Stored items:
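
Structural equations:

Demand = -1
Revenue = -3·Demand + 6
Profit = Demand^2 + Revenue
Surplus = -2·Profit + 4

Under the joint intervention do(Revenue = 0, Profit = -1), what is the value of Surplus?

Setting Revenue = 0, Profit = -1 by intervention discards those variables' equations.
Surplus = -2·Profit + 4  [with Profit=-1]  = 6

6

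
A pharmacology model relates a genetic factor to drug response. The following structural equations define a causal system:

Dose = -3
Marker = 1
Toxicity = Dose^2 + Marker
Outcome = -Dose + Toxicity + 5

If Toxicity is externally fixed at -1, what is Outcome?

7

The intervention breaks the incoming arrows to Toxicity: Toxicity = Dose^2 + Marker no longer applies, and Toxicity = -1.
Outcome = -Dose + Toxicity + 5  [with Dose=-3, Toxicity=-1]  = 7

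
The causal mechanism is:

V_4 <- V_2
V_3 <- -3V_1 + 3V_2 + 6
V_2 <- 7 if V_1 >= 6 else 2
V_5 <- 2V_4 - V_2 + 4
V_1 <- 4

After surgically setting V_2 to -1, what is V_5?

do(V_2=-1) replaces the equation V_2 <- 7 if V_1 >= 6 else 2 with the constant V_2 = -1.
V_4 = V_2  [with V_2=-1]  = -1
V_5 = 2V_4 - V_2 + 4  [with V_4=-1, V_2=-1]  = 3

3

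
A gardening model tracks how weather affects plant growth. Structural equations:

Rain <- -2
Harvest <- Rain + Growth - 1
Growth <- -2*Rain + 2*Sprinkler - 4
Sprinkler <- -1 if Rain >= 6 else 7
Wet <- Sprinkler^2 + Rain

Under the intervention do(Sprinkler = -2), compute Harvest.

-7

do(Sprinkler=-2) replaces the equation Sprinkler <- -1 if Rain >= 6 else 7 with the constant Sprinkler = -2.
Growth = -2*Rain + 2*Sprinkler - 4  [with Rain=-2, Sprinkler=-2]  = -4
Harvest = Rain + Growth - 1  [with Rain=-2, Growth=-4]  = -7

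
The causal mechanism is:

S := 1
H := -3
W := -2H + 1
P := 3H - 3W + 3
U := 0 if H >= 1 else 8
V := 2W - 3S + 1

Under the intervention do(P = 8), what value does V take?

12

Under do(P=8), the mechanism P := 3H - 3W + 3 is discarded; P is fixed at 8.
Since V is not a descendant of the intervened variable, it is unaffected.
W = -2H + 1  [with H=-3]  = 7
V = 2W - 3S + 1  [with W=7, S=1]  = 12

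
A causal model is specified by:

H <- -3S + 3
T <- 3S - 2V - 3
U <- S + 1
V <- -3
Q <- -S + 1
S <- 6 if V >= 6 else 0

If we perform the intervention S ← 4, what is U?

The intervention breaks the incoming arrows to S: S <- 6 if V >= 6 else 0 no longer applies, and S = 4.
U = S + 1  [with S=4]  = 5

5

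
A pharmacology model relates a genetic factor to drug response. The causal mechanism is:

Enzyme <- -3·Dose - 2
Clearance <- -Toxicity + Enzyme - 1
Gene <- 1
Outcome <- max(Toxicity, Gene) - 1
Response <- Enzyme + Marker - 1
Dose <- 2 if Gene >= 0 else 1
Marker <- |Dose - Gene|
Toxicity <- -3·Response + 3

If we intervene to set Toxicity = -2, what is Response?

do(Toxicity=-2) replaces the equation Toxicity <- -3·Response + 3 with the constant Toxicity = -2.
Since Response is not a descendant of the intervened variable, it is unaffected.
Dose = 2 if Gene >= 0 else 1  [with Gene=1]  = 2
Enzyme = -3·Dose - 2  [with Dose=2]  = -8
Marker = |Dose - Gene|  [with Dose=2, Gene=1]  = 1
Response = Enzyme + Marker - 1  [with Enzyme=-8, Marker=1]  = -8

-8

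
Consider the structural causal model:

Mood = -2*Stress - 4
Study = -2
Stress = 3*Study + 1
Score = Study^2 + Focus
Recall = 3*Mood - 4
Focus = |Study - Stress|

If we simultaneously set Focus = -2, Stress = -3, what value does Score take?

The joint intervention fixes Focus = -2, Stress = -3, removing each variable's own equation.
Score = Study^2 + Focus  [with Study=-2, Focus=-2]  = 2

2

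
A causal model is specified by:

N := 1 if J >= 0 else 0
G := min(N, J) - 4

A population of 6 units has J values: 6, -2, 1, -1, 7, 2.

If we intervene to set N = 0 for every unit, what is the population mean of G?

Under do(N=0), N's equation is replaced by N=0 for every unit. Per-unit G: -4, -6, -4, -5, -4, -4. Mean = -4.5.

-4.5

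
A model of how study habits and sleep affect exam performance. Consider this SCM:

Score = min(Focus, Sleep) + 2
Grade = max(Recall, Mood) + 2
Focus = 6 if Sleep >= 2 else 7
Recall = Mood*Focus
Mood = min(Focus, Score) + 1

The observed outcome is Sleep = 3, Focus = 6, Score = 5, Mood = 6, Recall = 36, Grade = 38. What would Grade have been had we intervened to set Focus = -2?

4

Under do(Focus=-2), the mechanism Focus = 6 if Sleep >= 2 else 7 is discarded; Focus is fixed at -2.
Score = min(Focus, Sleep) + 2  [with Focus=-2, Sleep=3]  = 0
Mood = min(Focus, Score) + 1  [with Focus=-2, Score=0]  = -1
Recall = Mood*Focus  [with Mood=-1, Focus=-2]  = 2
Grade = max(Recall, Mood) + 2  [with Recall=2, Mood=-1]  = 4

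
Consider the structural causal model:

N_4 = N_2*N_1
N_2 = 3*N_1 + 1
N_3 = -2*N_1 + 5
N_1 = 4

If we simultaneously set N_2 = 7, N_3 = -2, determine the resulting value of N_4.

Setting N_2 = 7, N_3 = -2 by intervention discards those variables' equations.
N_4 = N_2*N_1  [with N_2=7, N_1=4]  = 28

28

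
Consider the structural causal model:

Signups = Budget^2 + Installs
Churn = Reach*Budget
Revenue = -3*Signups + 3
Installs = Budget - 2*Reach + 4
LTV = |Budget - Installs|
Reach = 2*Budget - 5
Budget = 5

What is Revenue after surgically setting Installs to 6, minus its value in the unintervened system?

-21

The intervention breaks the incoming arrows to Installs: Installs = Budget - 2*Reach + 4 no longer applies, and Installs = 6.
Signups = Budget^2 + Installs  [with Budget=5, Installs=6]  = 31
Revenue = -3*Signups + 3  [with Signups=31]  = -90
Without intervention: Reach = 2*Budget - 5  [with Budget=5]  = 5; Installs = Budget - 2*Reach + 4  [with Budget=5, Reach=5]  = -1; Signups = Budget^2 + Installs  [with Budget=5, Installs=-1]  = 24; Revenue = -3*Signups + 3  [with Signups=24]  = -69.
Change = -90 − (-69) = -21.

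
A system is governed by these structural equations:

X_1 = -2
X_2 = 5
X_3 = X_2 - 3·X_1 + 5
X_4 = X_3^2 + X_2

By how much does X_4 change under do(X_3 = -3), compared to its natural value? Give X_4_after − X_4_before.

The intervention breaks the incoming arrows to X_3: X_3 = X_2 - 3·X_1 + 5 no longer applies, and X_3 = -3.
X_4 = X_3^2 + X_2  [with X_3=-3, X_2=5]  = 14
Without intervention: X_3 = X_2 - 3·X_1 + 5  [with X_2=5, X_1=-2]  = 16; X_4 = X_3^2 + X_2  [with X_3=16, X_2=5]  = 261.
Change = 14 − 261 = -247.

-247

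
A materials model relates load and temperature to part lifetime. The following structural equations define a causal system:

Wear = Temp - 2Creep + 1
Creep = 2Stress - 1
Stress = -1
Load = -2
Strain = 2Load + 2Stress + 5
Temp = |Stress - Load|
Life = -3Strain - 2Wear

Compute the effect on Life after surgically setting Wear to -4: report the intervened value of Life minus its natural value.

Intervening sets Wear = -4 and removes its equation (Wear = Temp - 2Creep + 1).
Strain = 2Load + 2Stress + 5  [with Load=-2, Stress=-1]  = -1
Life = -3Strain - 2Wear  [with Strain=-1, Wear=-4]  = 11
Without intervention: Strain = 2Load + 2Stress + 5  [with Load=-2, Stress=-1]  = -1; Temp = |Stress - Load|  [with Stress=-1, Load=-2]  = 1; Creep = 2Stress - 1  [with Stress=-1]  = -3; Wear = Temp - 2Creep + 1  [with Temp=1, Creep=-3]  = 8; Life = -3Strain - 2Wear  [with Strain=-1, Wear=8]  = -13.
Change = 11 − (-13) = 24.

24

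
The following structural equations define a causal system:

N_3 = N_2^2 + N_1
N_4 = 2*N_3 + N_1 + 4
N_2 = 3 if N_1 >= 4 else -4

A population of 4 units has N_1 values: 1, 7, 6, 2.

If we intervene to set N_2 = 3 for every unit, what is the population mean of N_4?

34

Under do(N_2=3), N_2's equation is replaced by N_2=3 for every unit. Per-unit N_4: 25, 43, 40, 28. Mean = 34.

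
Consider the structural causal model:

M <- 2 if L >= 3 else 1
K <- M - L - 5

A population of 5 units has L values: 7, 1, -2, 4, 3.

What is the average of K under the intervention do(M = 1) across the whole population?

-6.6

The intervention sets M=1 in all 5 units regardless of L. Recomputing K per unit gives -11, -5, -2, -8, -7; average -6.6.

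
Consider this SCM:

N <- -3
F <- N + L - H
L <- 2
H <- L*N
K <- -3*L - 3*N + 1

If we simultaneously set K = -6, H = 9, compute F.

-10

Setting K = -6, H = 9 by intervention discards those variables' equations.
F = N + L - H  [with N=-3, L=2, H=9]  = -10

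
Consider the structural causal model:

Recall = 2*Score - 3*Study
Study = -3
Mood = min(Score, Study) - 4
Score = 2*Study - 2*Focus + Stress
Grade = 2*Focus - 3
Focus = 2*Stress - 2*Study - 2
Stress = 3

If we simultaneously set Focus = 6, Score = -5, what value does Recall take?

Setting Focus = 6, Score = -5 by intervention discards those variables' equations.
Recall = 2*Score - 3*Study  [with Score=-5, Study=-3]  = -1

-1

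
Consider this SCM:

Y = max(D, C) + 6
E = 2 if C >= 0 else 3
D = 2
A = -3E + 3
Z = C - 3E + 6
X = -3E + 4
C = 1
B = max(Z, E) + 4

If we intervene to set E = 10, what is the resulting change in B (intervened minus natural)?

The intervention breaks the incoming arrows to E: E = 2 if C >= 0 else 3 no longer applies, and E = 10.
Z = C - 3E + 6  [with C=1, E=10]  = -23
B = max(Z, E) + 4  [with Z=-23, E=10]  = 14
Without intervention: E = 2 if C >= 0 else 3  [with C=1]  = 2; Z = C - 3E + 6  [with C=1, E=2]  = 1; B = max(Z, E) + 4  [with Z=1, E=2]  = 6.
Change = 14 − 6 = 8.

8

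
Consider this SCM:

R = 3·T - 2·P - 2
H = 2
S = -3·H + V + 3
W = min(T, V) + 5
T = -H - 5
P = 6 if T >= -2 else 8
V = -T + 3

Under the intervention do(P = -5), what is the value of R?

-13

The intervention breaks the incoming arrows to P: P = 6 if T >= -2 else 8 no longer applies, and P = -5.
T = -H - 5  [with H=2]  = -7
R = 3·T - 2·P - 2  [with T=-7, P=-5]  = -13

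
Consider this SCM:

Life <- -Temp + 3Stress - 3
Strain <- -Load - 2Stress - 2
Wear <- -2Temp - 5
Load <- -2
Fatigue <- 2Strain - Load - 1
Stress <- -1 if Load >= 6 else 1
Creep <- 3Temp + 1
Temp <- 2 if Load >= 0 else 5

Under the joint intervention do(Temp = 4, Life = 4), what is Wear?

-13

The joint intervention fixes Temp = 4, Life = 4, removing each variable's own equation.
Wear = -2Temp - 5  [with Temp=4]  = -13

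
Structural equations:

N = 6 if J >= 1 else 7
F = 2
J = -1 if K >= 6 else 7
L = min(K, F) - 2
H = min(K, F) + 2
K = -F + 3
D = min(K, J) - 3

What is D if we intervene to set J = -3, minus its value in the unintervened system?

The intervention breaks the incoming arrows to J: J = -1 if K >= 6 else 7 no longer applies, and J = -3.
K = -F + 3  [with F=2]  = 1
D = min(K, J) - 3  [with K=1, J=-3]  = -6
Without intervention: K = -F + 3  [with F=2]  = 1; J = -1 if K >= 6 else 7  [with K=1]  = 7; D = min(K, J) - 3  [with K=1, J=7]  = -2.
Change = -6 − (-2) = -4.

-4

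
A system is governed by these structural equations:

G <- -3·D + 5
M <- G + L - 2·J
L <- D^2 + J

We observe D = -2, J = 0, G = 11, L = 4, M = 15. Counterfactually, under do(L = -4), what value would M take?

7

Intervening sets L = -4 and removes its equation (L <- D^2 + J).
G = -3·D + 5  [with D=-2]  = 11
M = G + L - 2·J  [with G=11, L=-4, J=0]  = 7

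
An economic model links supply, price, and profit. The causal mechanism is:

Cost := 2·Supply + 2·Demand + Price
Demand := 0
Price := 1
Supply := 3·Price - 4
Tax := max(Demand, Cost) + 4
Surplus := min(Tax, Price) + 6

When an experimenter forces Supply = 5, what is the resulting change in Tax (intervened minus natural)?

do(Supply=5) replaces the equation Supply := 3·Price - 4 with the constant Supply = 5.
Cost = 2·Supply + 2·Demand + Price  [with Supply=5, Demand=0, Price=1]  = 11
Tax = max(Demand, Cost) + 4  [with Demand=0, Cost=11]  = 15
Without intervention: Supply = 3·Price - 4  [with Price=1]  = -1; Cost = 2·Supply + 2·Demand + Price  [with Supply=-1, Demand=0, Price=1]  = -1; Tax = max(Demand, Cost) + 4  [with Demand=0, Cost=-1]  = 4.
Change = 15 − 4 = 11.

11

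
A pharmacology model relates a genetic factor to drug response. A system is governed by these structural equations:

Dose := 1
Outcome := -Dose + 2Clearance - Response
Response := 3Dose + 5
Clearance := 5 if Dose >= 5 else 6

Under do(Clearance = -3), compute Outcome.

The intervention breaks the incoming arrows to Clearance: Clearance := 5 if Dose >= 5 else 6 no longer applies, and Clearance = -3.
Response = 3Dose + 5  [with Dose=1]  = 8
Outcome = -Dose + 2Clearance - Response  [with Dose=1, Clearance=-3, Response=8]  = -15

-15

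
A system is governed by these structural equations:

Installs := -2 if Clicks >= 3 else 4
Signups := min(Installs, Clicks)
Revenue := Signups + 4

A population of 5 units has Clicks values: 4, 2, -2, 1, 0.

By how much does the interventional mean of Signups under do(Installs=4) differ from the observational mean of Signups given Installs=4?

The intervention sets Installs=4 in all 5 units regardless of Clicks. Recomputing Signups per unit gives 4, 2, -2, 1, 0; average 1.
Observing Installs=4 restricts to units where Installs's equation naturally yields 4: Clicks ∈ {2, -2, 1, 0}. In that subpopulation Signups = 2, -2, 1, 0, mean 0.25.
Difference = 1 − 0.25 = 0.75.

0.75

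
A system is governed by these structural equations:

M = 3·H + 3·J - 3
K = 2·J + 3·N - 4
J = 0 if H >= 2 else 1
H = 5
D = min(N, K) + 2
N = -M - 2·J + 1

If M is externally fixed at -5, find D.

8

The intervention breaks the incoming arrows to M: M = 3·H + 3·J - 3 no longer applies, and M = -5.
J = 0 if H >= 2 else 1  [with H=5]  = 0
N = -M - 2·J + 1  [with M=-5, J=0]  = 6
K = 2·J + 3·N - 4  [with J=0, N=6]  = 14
D = min(N, K) + 2  [with N=6, K=14]  = 8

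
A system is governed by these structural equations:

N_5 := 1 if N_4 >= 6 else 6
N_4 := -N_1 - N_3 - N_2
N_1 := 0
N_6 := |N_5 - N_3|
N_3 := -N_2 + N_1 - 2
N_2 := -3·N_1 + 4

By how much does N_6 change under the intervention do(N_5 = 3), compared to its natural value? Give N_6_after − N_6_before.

-3

The intervention breaks the incoming arrows to N_5: N_5 := 1 if N_4 >= 6 else 6 no longer applies, and N_5 = 3.
N_2 = -3·N_1 + 4  [with N_1=0]  = 4
N_3 = -N_2 + N_1 - 2  [with N_2=4, N_1=0]  = -6
N_6 = |N_5 - N_3|  [with N_5=3, N_3=-6]  = 9
Without intervention: N_2 = -3·N_1 + 4  [with N_1=0]  = 4; N_3 = -N_2 + N_1 - 2  [with N_2=4, N_1=0]  = -6; N_4 = -N_1 - N_3 - N_2  [with N_1=0, N_3=-6, N_2=4]  = 2; N_5 = 1 if N_4 >= 6 else 6  [with N_4=2]  = 6; N_6 = |N_5 - N_3|  [with N_5=6, N_3=-6]  = 12.
Change = 9 − 12 = -3.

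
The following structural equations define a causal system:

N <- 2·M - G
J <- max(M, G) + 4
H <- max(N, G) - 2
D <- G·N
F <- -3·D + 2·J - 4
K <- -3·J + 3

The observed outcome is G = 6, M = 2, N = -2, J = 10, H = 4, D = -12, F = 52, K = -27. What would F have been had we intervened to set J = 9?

50

The intervention breaks the incoming arrows to J: J <- max(M, G) + 4 no longer applies, and J = 9.
N = 2·M - G  [with M=2, G=6]  = -2
D = G·N  [with G=6, N=-2]  = -12
F = -3·D + 2·J - 4  [with D=-12, J=9]  = 50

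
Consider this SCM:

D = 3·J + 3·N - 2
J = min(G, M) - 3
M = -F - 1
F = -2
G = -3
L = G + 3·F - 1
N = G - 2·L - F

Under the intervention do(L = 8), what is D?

The intervention breaks the incoming arrows to L: L = G + 3·F - 1 no longer applies, and L = 8.
N = G - 2·L - F  [with G=-3, L=8, F=-2]  = -17
M = -F - 1  [with F=-2]  = 1
J = min(G, M) - 3  [with G=-3, M=1]  = -6
D = 3·J + 3·N - 2  [with J=-6, N=-17]  = -71

-71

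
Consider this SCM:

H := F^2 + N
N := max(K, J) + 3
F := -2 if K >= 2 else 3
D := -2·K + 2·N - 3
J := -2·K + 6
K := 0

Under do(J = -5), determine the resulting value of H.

Under do(J=-5), the mechanism J := -2·K + 6 is discarded; J is fixed at -5.
N = max(K, J) + 3  [with K=0, J=-5]  = 3
F = -2 if K >= 2 else 3  [with K=0]  = 3
H = F^2 + N  [with F=3, N=3]  = 12

12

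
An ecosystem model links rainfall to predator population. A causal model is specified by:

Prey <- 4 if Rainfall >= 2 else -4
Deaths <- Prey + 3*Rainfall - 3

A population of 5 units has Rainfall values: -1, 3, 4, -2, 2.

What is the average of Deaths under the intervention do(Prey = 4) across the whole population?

4.6

do(Prey=4) breaks Prey's dependence on Rainfall. With Prey=4 fixed, Deaths across the units is -2, 10, 13, -5, 7, mean 4.6.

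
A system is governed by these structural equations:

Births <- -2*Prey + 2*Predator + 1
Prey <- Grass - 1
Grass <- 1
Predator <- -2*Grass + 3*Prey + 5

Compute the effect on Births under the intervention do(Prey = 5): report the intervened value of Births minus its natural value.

20

Under do(Prey=5), the mechanism Prey <- Grass - 1 is discarded; Prey is fixed at 5.
Predator = -2*Grass + 3*Prey + 5  [with Grass=1, Prey=5]  = 18
Births = -2*Prey + 2*Predator + 1  [with Prey=5, Predator=18]  = 27
Without intervention: Prey = Grass - 1  [with Grass=1]  = 0; Predator = -2*Grass + 3*Prey + 5  [with Grass=1, Prey=0]  = 3; Births = -2*Prey + 2*Predator + 1  [with Prey=0, Predator=3]  = 7.
Change = 27 − 7 = 20.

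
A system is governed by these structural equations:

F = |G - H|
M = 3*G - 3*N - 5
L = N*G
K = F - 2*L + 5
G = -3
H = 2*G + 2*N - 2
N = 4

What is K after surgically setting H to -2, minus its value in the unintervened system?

The intervention breaks the incoming arrows to H: H = 2*G + 2*N - 2 no longer applies, and H = -2.
F = |G - H|  [with G=-3, H=-2]  = 1
L = N*G  [with N=4, G=-3]  = -12
K = F - 2*L + 5  [with F=1, L=-12]  = 30
Without intervention: H = 2*G + 2*N - 2  [with G=-3, N=4]  = 0; F = |G - H|  [with G=-3, H=0]  = 3; L = N*G  [with N=4, G=-3]  = -12; K = F - 2*L + 5  [with F=3, L=-12]  = 32.
Change = 30 − 32 = -2.

-2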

- **Task statement**
Return the number of lines containing the word "values" in these records, with no additional output.

- **Solution to this task**
5